→ **TASK BRIEF**
Output exactly the lines from the one holding "In a laboratory" through the final line of the entries.

(Records from a dataset)
++++

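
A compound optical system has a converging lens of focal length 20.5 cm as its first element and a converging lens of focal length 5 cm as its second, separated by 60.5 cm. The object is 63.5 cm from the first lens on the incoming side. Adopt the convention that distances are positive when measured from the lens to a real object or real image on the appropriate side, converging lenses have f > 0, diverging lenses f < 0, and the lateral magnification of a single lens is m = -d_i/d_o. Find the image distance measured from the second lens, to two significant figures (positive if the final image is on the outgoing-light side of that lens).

6.0 cm

Lens 1: 1/d_i1 = 1/f_1 - 1/d_o1 = 1/20.5 - 1/63.5 = 0.03303 cm^-1, so d_i1 = 30.273 cm.
Object distance for lens 2: d_o2 = 60.5 - 30.273 = 30.227 cm.
Lens 2: 1/d_i2 = 1/f_2 - 1/d_o2 = 1/5 - 1/(30.227) = 0.16692 cm^-1, so d_i2 = 5.991 cm.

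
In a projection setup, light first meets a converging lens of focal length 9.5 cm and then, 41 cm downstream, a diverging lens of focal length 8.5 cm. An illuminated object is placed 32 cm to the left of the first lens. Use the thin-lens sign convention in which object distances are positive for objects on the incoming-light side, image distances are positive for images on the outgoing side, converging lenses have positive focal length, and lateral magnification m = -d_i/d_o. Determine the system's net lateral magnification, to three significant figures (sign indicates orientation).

-0.0997

Applying the thin-lens equation to the first lens, 1/9.5 = 1/32 + 1/d_i1, which gives d_i1 = 13.511 cm.
Its lateral magnification is m_1 = -d_i1/d_o1 = -(13.511)/32 = -0.4222.
The intermediate image is 13.511 cm to the right of lens 1, so d_o2 = L - d_i1 = 41 - 13.511 = 27.489 cm.
Applying the thin-lens equation again with f_2 = -8.5 cm and d_o2 = 27.489 cm gives d_i2 = -6.492 cm.
m_2 = -(-6.492)/(27.489) = 0.2362.
Total m = m_1 x m_2 = (-0.4222)(0.2362) = -0.0997.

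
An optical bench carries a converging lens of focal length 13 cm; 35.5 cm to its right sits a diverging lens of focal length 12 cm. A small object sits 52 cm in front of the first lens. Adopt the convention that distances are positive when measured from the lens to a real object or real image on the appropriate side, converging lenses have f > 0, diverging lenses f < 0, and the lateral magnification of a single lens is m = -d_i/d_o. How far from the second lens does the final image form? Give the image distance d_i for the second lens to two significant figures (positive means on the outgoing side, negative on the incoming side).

-7.2 cm

First lens: d_i1 = 1/(1/13 - 1/52) = 17.333 cm.
Object distance for lens 2: d_o2 = 35.5 - 17.333 = 18.167 cm.
Second lens: d_i2 = 1/(1/(-12) - 1/(18.167)) = -7.227 cm.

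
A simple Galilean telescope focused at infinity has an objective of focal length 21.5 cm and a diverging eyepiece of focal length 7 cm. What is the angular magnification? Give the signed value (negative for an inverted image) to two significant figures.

M = -f_obj/f_eye = -21.5/(-7) = 3.071.

3.1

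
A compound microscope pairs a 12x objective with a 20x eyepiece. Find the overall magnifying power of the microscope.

240

The overall magnification of a compound microscope is the product of the objective and eyepiece magnifications:
M = M_obj x M_eye = 12 x 20 = 240.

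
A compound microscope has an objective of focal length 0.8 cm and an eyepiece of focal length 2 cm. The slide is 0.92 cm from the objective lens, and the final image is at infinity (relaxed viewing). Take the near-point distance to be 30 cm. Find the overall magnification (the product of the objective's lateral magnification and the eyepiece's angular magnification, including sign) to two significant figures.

-100

Objective: 1/d_i = 1/f_obj - 1/d_o = 1/0.8 - 1/0.92 = 0.16304 cm^-1, so d_i = 6.133 cm.
m_obj = -d_i/d_o = -6.133/0.92 = -6.667.
Eyepiece angular magnification (image at infinity): M_eye = D/f_e = 30/2 = 15.000.
Overall M = m_obj x M_eye = (-6.667)(15.000) = -100.00.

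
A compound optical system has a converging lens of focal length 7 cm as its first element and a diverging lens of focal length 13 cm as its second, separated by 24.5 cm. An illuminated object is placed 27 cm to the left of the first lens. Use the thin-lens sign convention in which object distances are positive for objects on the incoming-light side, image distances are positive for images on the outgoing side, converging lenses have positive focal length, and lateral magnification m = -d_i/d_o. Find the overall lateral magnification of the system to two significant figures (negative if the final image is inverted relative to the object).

First lens: d_i1 = 1/(1/7 - 1/27) = 9.450 cm.
m_1 = -(9.450)/27 = -0.3500.
Object distance for lens 2: d_o2 = 24.5 - 9.450 = 15.050 cm.
Second lens: d_i2 = 1/(1/(-13) - 1/(15.050)) = -6.975 cm.
m_2 = -(-6.975)/(15.050) = 0.4635.
Overall magnification: m = m_1 m_2 = -0.1622.

-0.16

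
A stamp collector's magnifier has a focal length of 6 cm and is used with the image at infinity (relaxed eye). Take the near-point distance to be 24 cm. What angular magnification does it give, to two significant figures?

M = D/f = 24/6 = 4.000.

4.0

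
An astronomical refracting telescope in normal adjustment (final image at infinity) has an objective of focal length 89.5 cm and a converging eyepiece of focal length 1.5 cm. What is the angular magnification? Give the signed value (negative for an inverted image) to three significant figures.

M = -f_obj/f_eye = -89.5/(1.5) = -59.667.

-59.7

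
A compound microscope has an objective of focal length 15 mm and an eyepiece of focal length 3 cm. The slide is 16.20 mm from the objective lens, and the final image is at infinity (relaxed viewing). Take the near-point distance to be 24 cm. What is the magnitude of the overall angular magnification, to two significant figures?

Convert to cm: f_obj = 15 mm = 1.5 cm; d_o = 16.20 mm = 1.62 cm.
Objective: 1/d_i = 1/f_obj - 1/d_o = 1/1.5 - 1/1.62 = 0.04938 cm^-1, so d_i = 20.250 cm.
m_obj = -d_i/d_o = -20.250/1.62 = -12.500.
Eyepiece angular magnification (image at infinity): M_eye = D/f_e = 24/3 = 8.000.
Overall M = m_obj x M_eye = (-12.500)(8.000) = -100.00.
|M| = 100.00.

100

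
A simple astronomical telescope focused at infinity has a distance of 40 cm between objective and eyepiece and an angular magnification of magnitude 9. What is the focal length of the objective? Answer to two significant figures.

In normal adjustment the tube length equals f_obj + f_eye and |M| = f_obj/f_eye.
So f_obj = 9 f_eye and 9 f_eye + f_eye = 40 cm, giving f_eye = 40/10 = 4.000 cm and f_obj = 36.000 cm.

36 cm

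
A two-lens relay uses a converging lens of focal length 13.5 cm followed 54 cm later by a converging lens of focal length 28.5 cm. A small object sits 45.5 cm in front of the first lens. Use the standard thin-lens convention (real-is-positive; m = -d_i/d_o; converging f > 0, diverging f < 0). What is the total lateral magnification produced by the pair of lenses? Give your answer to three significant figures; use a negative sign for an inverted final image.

Applying the thin-lens equation to the first lens, 1/13.5 = 1/45.5 + 1/d_i1, which gives d_i1 = 19.195 cm.
Its lateral magnification is m_1 = -d_i1/d_o1 = -(19.195)/45.5 = -0.4219.
Object distance for lens 2: d_o2 = 54 - 19.195 = 34.805 cm.
Applying the thin-lens equation again with f_2 = 28.5 cm and d_o2 = 34.805 cm gives d_i2 = 157.333 cm.
m_2 = -(157.333)/(34.805) = -4.5204.
Overall magnification: m = m_1 m_2 = 1.9071.

1.91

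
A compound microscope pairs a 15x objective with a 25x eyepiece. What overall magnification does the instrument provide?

The overall magnification of a compound microscope is the product of the objective and eyepiece magnifications:
M = M_obj x M_eye = 15 x 25 = 375.

375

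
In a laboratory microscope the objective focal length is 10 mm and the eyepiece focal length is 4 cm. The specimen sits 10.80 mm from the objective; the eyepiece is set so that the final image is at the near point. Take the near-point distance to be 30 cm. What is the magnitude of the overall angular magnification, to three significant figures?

106

Convert to cm: f_obj = 10 mm = 1 cm; d_o = 10.80 mm = 1.08 cm.
Objective: 1/d_i = 1/f_obj - 1/d_o = 1/1 - 1/1.08 = 0.07407 cm^-1, so d_i = 13.500 cm.
m_obj = -d_i/d_o = -13.500/1.08 = -12.500.
Eyepiece angular magnification (image at near point): M_eye = 1 + D/f_e = 1 + 30/4 = 8.500.
Overall M = m_obj x M_eye = (-12.500)(8.500) = -106.25.
|M| = 106.25.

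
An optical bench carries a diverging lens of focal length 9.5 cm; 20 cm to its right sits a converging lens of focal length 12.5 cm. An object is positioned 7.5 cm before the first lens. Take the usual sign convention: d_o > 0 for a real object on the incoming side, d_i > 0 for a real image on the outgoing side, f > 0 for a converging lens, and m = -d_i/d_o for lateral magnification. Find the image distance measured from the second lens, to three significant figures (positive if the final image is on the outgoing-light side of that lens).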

++++

→ **ANSWER BOX**
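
In a laboratory microscope the objective focal length is 10 mm and the eyepiece focal length is 4 cm. The specimen sits 10.80 mm from the objective; the eyepiece is set so that the final image is at the near point. Take the near-point distance to be 30 cm. What is the magnitude of the overall angular magnification, to three significant figures?

106

Convert to cm: f_obj = 10 mm = 1 cm; d_o = 10.80 mm = 1.08 cm.
Objective: 1/d_i = 1/f_obj - 1/d_o = 1/1 - 1/1.08 = 0.07407 cm^-1, so d_i = 13.500 cm.
m_obj = -d_i/d_o = -13.500/1.08 = -12.500.
Eyepiece angular magnification (image at near point): M_eye = 1 + D/f_e = 1 + 30/4 = 8.500.
Overall M = m_obj x M_eye = (-12.500)(8.500) = -106.25.
|M| = 106.25.

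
An optical bench carries a diverging lens of focal length 9.5 cm; 20 cm to its right sits a converging lens of focal length 12.5 cm. An object is positioned 7.5 cm before the first lens. Take the usual sign convention: d_o > 0 for a real object on the incoming side, d_i > 0 for a real image on the outgoing side, f > 0 for a converging lens, and m = -d_i/d_o for lateral magnification. Find the image distance measured from the second lens, to three significant figures (positive if the final image is on the outgoing-light side of that lens).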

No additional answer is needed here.